*** Opening Information shown ***

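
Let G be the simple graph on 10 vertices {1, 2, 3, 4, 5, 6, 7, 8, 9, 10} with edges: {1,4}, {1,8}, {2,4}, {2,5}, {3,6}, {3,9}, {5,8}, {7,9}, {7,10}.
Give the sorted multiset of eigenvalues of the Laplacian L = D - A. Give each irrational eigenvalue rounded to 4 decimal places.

Each diagonal entry of L is the vertex degree and each off-diagonal entry is -1 where an edge is present, 0 otherwise; in the order [1, 2, 3, 4, 5, 6, 7, 8, 9, 10] the diagonal is [2, 2, 2, 2, 2, 1, 2, 2, 2, 1]. L is symmetric positive semidefinite, so every eigenvalue is real and nonnegative. The 2 zero eigenvalues correspond to the 2 connected components. The largest eigenvalue, 3.6180, is at most the vertex count 10. There are 2 zeros in the spectrum, matching the 2 components.

[0, 0, 0.3820, 1.3820, 1.3820, 1.3820, 2.6180, 3.6180, 3.6180, 3.6180]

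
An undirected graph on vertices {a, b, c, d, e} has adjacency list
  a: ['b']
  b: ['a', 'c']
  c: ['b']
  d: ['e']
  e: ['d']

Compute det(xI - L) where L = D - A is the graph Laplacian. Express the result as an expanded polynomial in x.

Reading degrees in the order [a, b, c, d, e] gives [1, 2, 1, 1, 1]; set D = diag(1, 2, 1, 1, 1) and form L = D - A. L has integer entries, so p(x) = det(xI - L) has integer coefficients. Expanding the determinant yields x^5 - 6x^4 + 11x^3 - 6x^2. The constant term is 0 because L is singular (the all-ones vector lies in its kernel). There are 2 zeros in the spectrum, matching the 2 components.

x^5 - 6x^4 + 11x^3 - 6x^2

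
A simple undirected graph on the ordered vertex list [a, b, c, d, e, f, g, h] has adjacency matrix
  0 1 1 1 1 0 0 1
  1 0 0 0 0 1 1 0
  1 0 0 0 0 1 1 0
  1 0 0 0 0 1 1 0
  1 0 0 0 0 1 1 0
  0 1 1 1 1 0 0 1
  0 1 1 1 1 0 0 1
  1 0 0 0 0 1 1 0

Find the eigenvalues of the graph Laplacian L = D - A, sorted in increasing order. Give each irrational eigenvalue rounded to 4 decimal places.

[0, 3, 3, 3, 3, 5, 5, 8]

With the vertex order [a, b, c, d, e, f, g, h], the degrees are [5, 3, 3, 3, 3, 5, 5, 3], giving D = diag(5, 3, 3, 3, 3, 5, 5, 3) and L = D - A. Since every row of L sums to 0, the all-ones vector is in the kernel and 0 is an eigenvalue.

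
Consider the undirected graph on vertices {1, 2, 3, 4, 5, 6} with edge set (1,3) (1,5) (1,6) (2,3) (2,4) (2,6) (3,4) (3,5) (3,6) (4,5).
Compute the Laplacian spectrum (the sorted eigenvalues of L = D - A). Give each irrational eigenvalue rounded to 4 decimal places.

[0, 2.3820, 2.3820, 4.6180, 4.6180, 6]

With the vertex order [1, 2, 3, 4, 5, 6], the degrees are [3, 3, 5, 3, 3, 3], giving D = diag(3, 3, 5, 3, 3, 3) and L = D - A. Since every row of L sums to 0, the all-ones vector is in the kernel and 0 is an eigenvalue. The single zero eigenvalue shows the graph is connected. By the matrix-tree theorem the graph has (1/6) * product of the nonzero eigenvalues = 121 spanning trees.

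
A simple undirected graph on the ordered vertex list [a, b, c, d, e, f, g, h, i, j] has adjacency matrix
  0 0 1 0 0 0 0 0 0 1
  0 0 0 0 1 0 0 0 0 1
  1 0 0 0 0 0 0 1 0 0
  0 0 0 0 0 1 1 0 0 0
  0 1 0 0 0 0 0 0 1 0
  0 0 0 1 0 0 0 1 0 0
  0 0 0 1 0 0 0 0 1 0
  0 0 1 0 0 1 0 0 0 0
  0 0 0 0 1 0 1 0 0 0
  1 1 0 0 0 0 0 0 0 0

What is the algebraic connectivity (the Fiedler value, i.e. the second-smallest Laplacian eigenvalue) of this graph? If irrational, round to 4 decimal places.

Each diagonal entry of L is the vertex degree and each off-diagonal entry is -1 where an edge is present, 0 otherwise; in the order [a, b, c, d, e, f, g, h, i, j] the diagonal is [2, 2, 2, 2, 2, 2, 2, 2, 2, 2]. Computing the eigenvalues of L and sorting gives [0, 0.3820, 0.3820, 1.3820, 1.3820, 2.6180, 2.6180, 3.6180, 3.6180, 4]. The Fiedler value lambda_2 = 0.3820 is strictly positive, so the graph is connected. The largest eigenvalue, 4, is at most the vertex count 10. By the matrix-tree theorem the graph has (1/10) * product of the nonzero eigenvalues = 10 spanning trees.

0.3820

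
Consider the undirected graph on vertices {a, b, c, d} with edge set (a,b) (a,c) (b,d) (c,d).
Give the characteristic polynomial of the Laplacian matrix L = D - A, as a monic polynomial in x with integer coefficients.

x^4 - 8x^3 + 20x^2 - 16x

Reading degrees in the order [a, b, c, d] gives [2, 2, 2, 2]; set D = diag(2, 2, 2, 2) and form L = D - A. L has integer entries, so p(x) = det(xI - L) has integer coefficients. Expanding the determinant yields x^4 - 8x^3 + 20x^2 - 16x. The coefficient of x^3 equals -trace(L) = -8, matching the sum of degrees. The largest eigenvalue, 4, is at most the vertex count 4. The eigenvalues sum to 8, which equals trace(L) = 2|E|.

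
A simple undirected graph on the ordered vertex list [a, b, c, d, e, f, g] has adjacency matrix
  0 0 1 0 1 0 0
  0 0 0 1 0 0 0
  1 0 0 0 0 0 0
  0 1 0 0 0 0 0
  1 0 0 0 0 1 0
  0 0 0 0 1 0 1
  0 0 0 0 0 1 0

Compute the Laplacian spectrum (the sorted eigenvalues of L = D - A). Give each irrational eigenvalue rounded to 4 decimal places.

Each diagonal entry of L is the vertex degree and each off-diagonal entry is -1 where an edge is present, 0 otherwise; in the order [a, b, c, d, e, f, g] the diagonal is [2, 1, 1, 1, 2, 2, 1]. L is symmetric positive semidefinite, so every eigenvalue is real and nonnegative. The 2 zero eigenvalues correspond to the 2 connected components. There are 2 zeros in the spectrum, matching the 2 components.

[0, 0, 0.3820, 1.3820, 2, 2.6180, 3.6180]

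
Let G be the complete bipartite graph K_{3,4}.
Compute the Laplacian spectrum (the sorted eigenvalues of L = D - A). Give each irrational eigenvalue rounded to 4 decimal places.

[0, 3, 3, 3, 4, 4, 7]

The graph has 7 vertices and degree multiset [4, 4, 4, 3, 3, 3, 3]; D is the diagonal matrix of degrees and L = D - A. Diagonalising L (or applying a numerical eigensolver to the 7x7 matrix) gives the spectrum above. The single zero eigenvalue shows the graph is connected.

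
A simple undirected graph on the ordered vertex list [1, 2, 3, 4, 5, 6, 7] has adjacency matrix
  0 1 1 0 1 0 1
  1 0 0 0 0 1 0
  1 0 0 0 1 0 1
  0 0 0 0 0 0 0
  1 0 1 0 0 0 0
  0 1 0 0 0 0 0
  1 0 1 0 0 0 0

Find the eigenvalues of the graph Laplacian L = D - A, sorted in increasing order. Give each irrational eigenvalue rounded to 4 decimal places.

[0, 0, 0.4859, 2, 2.4280, 4, 5.0861]

Each diagonal entry of L is the vertex degree and each off-diagonal entry is -1 where an edge is present, 0 otherwise; in the order [1, 2, 3, 4, 5, 6, 7] the diagonal is [4, 2, 3, 0, 2, 1, 2]. Diagonalising L (or applying a numerical eigensolver to the 7x7 matrix) gives the spectrum above. The 2 zero eigenvalues correspond to the 2 connected components. The largest eigenvalue, 5.0861, is at most the vertex count 7. The eigenvalues sum to 14, which equals trace(L) = 2|E|.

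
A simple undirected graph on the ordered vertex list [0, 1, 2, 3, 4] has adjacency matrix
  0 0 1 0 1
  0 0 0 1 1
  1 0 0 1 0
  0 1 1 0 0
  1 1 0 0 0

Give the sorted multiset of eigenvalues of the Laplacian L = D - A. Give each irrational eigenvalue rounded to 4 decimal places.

Each diagonal entry of L is the vertex degree and each off-diagonal entry is -1 where an edge is present, 0 otherwise; in the order [0, 1, 2, 3, 4] the diagonal is [2, 2, 2, 2, 2]. The multiplicity of 0 as a Laplacian eigenvalue equals the number of connected components. There is one zero in the spectrum, matching the 1 component.

[0, 1.3820, 1.3820, 3.6180, 3.6180]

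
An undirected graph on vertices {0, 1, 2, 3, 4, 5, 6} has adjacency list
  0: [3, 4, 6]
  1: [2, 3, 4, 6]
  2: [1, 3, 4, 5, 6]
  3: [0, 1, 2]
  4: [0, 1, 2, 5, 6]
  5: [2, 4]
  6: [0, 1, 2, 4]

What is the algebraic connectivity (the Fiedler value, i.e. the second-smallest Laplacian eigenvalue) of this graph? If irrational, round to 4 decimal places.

1.8013

With the vertex order [0, 1, 2, 3, 4, 5, 6], the degrees are [3, 4, 5, 3, 5, 2, 4], giving D = diag(3, 4, 5, 3, 5, 2, 4) and L = D - A. The smallest Laplacian eigenvalue is always 0. The next one, lambda_2 = 1.8013, measures how hard the graph is to disconnect: larger values mean better connectivity.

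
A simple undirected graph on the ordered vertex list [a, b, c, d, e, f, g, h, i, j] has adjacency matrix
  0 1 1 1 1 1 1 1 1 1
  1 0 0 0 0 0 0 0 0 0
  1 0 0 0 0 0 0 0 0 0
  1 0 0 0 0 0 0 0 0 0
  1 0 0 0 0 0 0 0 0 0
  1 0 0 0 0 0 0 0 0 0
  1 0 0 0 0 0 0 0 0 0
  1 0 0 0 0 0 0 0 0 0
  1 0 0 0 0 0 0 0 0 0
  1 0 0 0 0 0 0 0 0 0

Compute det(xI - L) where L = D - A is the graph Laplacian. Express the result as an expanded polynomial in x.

Each diagonal entry of L is the vertex degree and each off-diagonal entry is -1 where an edge is present, 0 otherwise; in the order [a, b, c, d, e, f, g, h, i, j] the diagonal is [9, 1, 1, 1, 1, 1, 1, 1, 1, 1]. L has integer entries, so p(x) = det(xI - L) has integer coefficients. Expanding the determinant yields x^10 - 18x^9 + 108x^8 - 336x^7 + 630x^6 - 756x^5 + 588x^4 - 288x^3 + 81x^2 - 10x. Since p(0) = det(-L) = 0, x divides p(x). There is one zero in the spectrum, matching the 1 component. By the matrix-tree theorem the graph has (1/10) * product of the nonzero eigenvalues = 1 spanning tree.

x^10 - 18x^9 + 108x^8 - 336x^7 + 630x^6 - 756x^5 + 588x^4 - 288x^3 + 81x^2 - 10x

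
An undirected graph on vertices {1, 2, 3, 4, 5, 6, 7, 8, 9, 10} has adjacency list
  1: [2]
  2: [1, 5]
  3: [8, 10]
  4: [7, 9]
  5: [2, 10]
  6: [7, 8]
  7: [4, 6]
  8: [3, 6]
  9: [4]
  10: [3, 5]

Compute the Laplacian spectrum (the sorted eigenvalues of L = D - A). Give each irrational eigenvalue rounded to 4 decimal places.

[0, 0.0979, 0.3820, 0.8244, 1.3820, 2, 2.6180, 3.1756, 3.6180, 3.9021]

Each diagonal entry of L is the vertex degree and each off-diagonal entry is -1 where an edge is present, 0 otherwise; in the order [1, 2, 3, 4, 5, 6, 7, 8, 9, 10] the diagonal is [1, 2, 2, 2, 2, 2, 2, 2, 1, 2]. Diagonalising L (or applying a numerical eigensolver to the 10x10 matrix) gives the spectrum above. By the matrix-tree theorem the graph has (1/10) * product of the nonzero eigenvalues = 1 spanning tree.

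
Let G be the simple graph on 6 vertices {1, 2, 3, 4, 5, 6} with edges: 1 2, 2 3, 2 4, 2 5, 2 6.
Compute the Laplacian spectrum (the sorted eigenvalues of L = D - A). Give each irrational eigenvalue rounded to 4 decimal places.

[0, 1, 1, 1, 1, 6]

Each diagonal entry of L is the vertex degree and each off-diagonal entry is -1 where an edge is present, 0 otherwise; in the order [1, 2, 3, 4, 5, 6] the diagonal is [1, 5, 1, 1, 1, 1]. L is symmetric positive semidefinite, so every eigenvalue is real and nonnegative. The single zero eigenvalue shows the graph is connected. The eigenvalues sum to 10, which equals trace(L) = 2|E|.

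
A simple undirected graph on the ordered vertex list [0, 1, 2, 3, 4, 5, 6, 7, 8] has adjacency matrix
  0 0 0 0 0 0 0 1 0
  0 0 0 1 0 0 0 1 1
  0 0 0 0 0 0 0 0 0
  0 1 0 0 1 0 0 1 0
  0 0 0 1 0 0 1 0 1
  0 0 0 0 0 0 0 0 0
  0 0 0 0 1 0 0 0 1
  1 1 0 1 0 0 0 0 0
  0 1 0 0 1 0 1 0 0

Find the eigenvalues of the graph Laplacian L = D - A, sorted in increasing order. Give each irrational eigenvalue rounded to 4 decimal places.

[0, 0, 0, 0.5858, 1.5858, 3, 3.4142, 4.4142, 5]

Reading degrees in the order [0, 1, 2, 3, 4, 5, 6, 7, 8] gives [1, 3, 0, 3, 3, 0, 2, 3, 3]; set D = diag(1, 3, 0, 3, 3, 0, 2, 3, 3) and form L = D - A. The multiplicity of 0 as a Laplacian eigenvalue equals the number of connected components. The 3 zero eigenvalues correspond to the 3 connected components. The largest eigenvalue, 5, is at most the vertex count 9.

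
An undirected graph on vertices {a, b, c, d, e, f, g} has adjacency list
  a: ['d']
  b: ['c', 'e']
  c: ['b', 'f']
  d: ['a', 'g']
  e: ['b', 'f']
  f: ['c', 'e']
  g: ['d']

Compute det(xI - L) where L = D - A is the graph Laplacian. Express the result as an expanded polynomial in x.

x^7 - 12x^6 + 55x^5 - 120x^4 + 124x^3 - 48x^2

Each diagonal entry of L is the vertex degree and each off-diagonal entry is -1 where an edge is present, 0 otherwise; in the order [a, b, c, d, e, f, g] the diagonal is [1, 2, 2, 2, 2, 2, 1]. The eigenvalues of L are [0, 0, 1, 2, 2, 3, 4]; the characteristic polynomial is the product of (x - lambda_i), which multiplies out to x^7 - 12x^6 + 55x^5 - 120x^4 + 124x^3 - 48x^2. The coefficient of x^6 equals -trace(L) = -12, matching the sum of degrees. There are 2 zeros in the spectrum, matching the 2 components. The largest eigenvalue, 4, is at most the vertex count 7.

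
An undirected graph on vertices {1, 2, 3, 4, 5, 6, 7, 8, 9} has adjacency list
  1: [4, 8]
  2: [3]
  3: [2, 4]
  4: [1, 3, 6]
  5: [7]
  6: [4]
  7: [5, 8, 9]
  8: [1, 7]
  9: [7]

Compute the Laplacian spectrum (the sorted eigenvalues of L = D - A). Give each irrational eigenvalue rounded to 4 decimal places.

[0, 0.1538, 0.5764, 1, 1, 2.1128, 2.6757, 4.0748, 4.4065]

With the vertex order [1, 2, 3, 4, 5, 6, 7, 8, 9], the degrees are [2, 1, 2, 3, 1, 1, 3, 2, 1], giving D = diag(2, 1, 2, 3, 1, 1, 3, 2, 1) and L = D - A. Since every row of L sums to 0, the all-ones vector is in the kernel and 0 is an eigenvalue. The single zero eigenvalue shows the graph is connected. The largest eigenvalue, 4.4065, is at most the vertex count 9.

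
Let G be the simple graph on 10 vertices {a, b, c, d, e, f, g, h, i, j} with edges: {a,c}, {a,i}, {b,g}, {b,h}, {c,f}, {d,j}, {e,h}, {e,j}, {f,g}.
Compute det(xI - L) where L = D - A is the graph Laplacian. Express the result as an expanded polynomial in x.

x^10 - 18x^9 + 136x^8 - 560x^7 + 1365x^6 - 2002x^5 + 1716x^4 - 792x^3 + 165x^2 - 10x

With the vertex order [a, b, c, d, e, f, g, h, i, j], the degrees are [2, 2, 2, 1, 2, 2, 2, 2, 1, 2], giving D = diag(2, 2, 2, 1, 2, 2, 2, 2, 1, 2) and L = D - A. L has integer entries, so p(x) = det(xI - L) has integer coefficients. Expanding the determinant yields x^10 - 18x^9 + 136x^8 - 560x^7 + 1365x^6 - 2002x^5 + 1716x^4 - 792x^3 + 165x^2 - 10x. The coefficient of x^9 equals -trace(L) = -18, matching the sum of degrees. The eigenvalues sum to 18, which equals trace(L) = 2|E|.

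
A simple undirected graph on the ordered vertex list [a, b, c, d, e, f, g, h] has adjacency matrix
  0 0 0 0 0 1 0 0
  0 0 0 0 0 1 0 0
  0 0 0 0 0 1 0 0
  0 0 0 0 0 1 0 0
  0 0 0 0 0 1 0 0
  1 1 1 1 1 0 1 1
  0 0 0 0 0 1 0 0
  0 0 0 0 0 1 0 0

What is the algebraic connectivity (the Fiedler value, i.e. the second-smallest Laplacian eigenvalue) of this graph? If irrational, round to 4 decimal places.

1

Reading degrees in the order [a, b, c, d, e, f, g, h] gives [1, 1, 1, 1, 1, 7, 1, 1]; set D = diag(1, 1, 1, 1, 1, 7, 1, 1) and form L = D - A. The sorted Laplacian eigenvalues are [0, 1, 1, 1, 1, 1, 1, 8]; the algebraic connectivity is the second entry, 1. The largest eigenvalue, 8, is at most the vertex count 8. There is one zero in the spectrum, matching the 1 component.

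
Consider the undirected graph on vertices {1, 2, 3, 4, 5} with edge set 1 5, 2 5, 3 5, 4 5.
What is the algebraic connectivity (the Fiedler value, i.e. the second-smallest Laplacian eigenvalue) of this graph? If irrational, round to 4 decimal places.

1

Each diagonal entry of L is the vertex degree and each off-diagonal entry is -1 where an edge is present, 0 otherwise; in the order [1, 2, 3, 4, 5] the diagonal is [1, 1, 1, 1, 4]. The smallest Laplacian eigenvalue is always 0. The next one, lambda_2 = 1, measures how hard the graph is to disconnect: larger values mean better connectivity. By the matrix-tree theorem the graph has (1/5) * product of the nonzero eigenvalues = 1 spanning tree.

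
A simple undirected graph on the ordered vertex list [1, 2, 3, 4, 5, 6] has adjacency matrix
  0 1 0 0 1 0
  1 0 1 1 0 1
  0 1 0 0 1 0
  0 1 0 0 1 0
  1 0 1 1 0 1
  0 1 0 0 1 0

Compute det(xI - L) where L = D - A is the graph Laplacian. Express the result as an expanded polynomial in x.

Reading degrees in the order [1, 2, 3, 4, 5, 6] gives [2, 4, 2, 2, 4, 2]; set D = diag(2, 4, 2, 2, 4, 2) and form L = D - A. L has integer entries, so p(x) = det(xI - L) has integer coefficients. Expanding the determinant yields x^6 - 16x^5 + 96x^4 - 272x^3 + 368x^2 - 192x. The coefficient of x^5 equals -trace(L) = -16, matching the sum of degrees.

x^6 - 16x^5 + 96x^4 - 272x^3 + 368x^2 - 192x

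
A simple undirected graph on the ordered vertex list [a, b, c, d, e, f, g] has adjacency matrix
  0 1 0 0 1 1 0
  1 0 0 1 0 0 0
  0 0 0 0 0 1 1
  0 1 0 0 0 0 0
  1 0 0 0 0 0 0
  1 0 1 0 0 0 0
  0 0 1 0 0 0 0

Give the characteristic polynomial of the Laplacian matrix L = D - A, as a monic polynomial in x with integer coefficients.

With the vertex order [a, b, c, d, e, f, g], the degrees are [3, 2, 2, 1, 1, 2, 1], giving D = diag(3, 2, 2, 1, 1, 2, 1) and L = D - A. L has integer entries, so p(x) = det(xI - L) has integer coefficients. Expanding the determinant yields x^7 - 12x^6 + 54x^5 - 114x^4 + 115x^3 - 50x^2 + 7x. The constant term is 0 because L is singular (the all-ones vector lies in its kernel). There is one zero in the spectrum, matching the 1 component.

x^7 - 12x^6 + 54x^5 - 114x^4 + 115x^3 - 50x^2 + 7x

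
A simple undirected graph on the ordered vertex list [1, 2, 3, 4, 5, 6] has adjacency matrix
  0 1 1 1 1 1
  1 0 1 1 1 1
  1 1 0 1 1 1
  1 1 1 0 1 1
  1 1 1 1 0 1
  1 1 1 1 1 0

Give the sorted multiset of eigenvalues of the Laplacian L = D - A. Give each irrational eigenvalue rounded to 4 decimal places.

With the vertex order [1, 2, 3, 4, 5, 6], the degrees are [5, 5, 5, 5, 5, 5], giving D = diag(5, 5, 5, 5, 5, 5) and L = D - A. The multiplicity of 0 as a Laplacian eigenvalue equals the number of connected components. The single zero eigenvalue shows the graph is connected. The eigenvalues sum to 30, which equals trace(L) = 2|E|.

[0, 6, 6, 6, 6, 6]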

*** Closing Information shown ***

● Exercise objective
Show each line in the entries that holds the string "edges".

● Answer to this task
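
Let G be the simple graph on 10 vertices {1, 2, 3, 4, 5, 6, 7, 8, 9, 10} with edges: {1,4}, {1,8}, {2,4}, {2,5}, {3,6}, {3,9}, {5,8}, {7,9}, {7,10}.
Let G be the simple graph on 6 vertices {1, 2, 3, 4, 5, 6} with edges: 1 2, 2 3, 2 4, 2 5, 2 6.
Let G be the simple graph on 10 vertices {a, b, c, d, e, f, g, h, i, j} with edges: {a,c}, {a,i}, {b,g}, {b,h}, {c,f}, {d,j}, {e,h}, {e,j}, {f,g}.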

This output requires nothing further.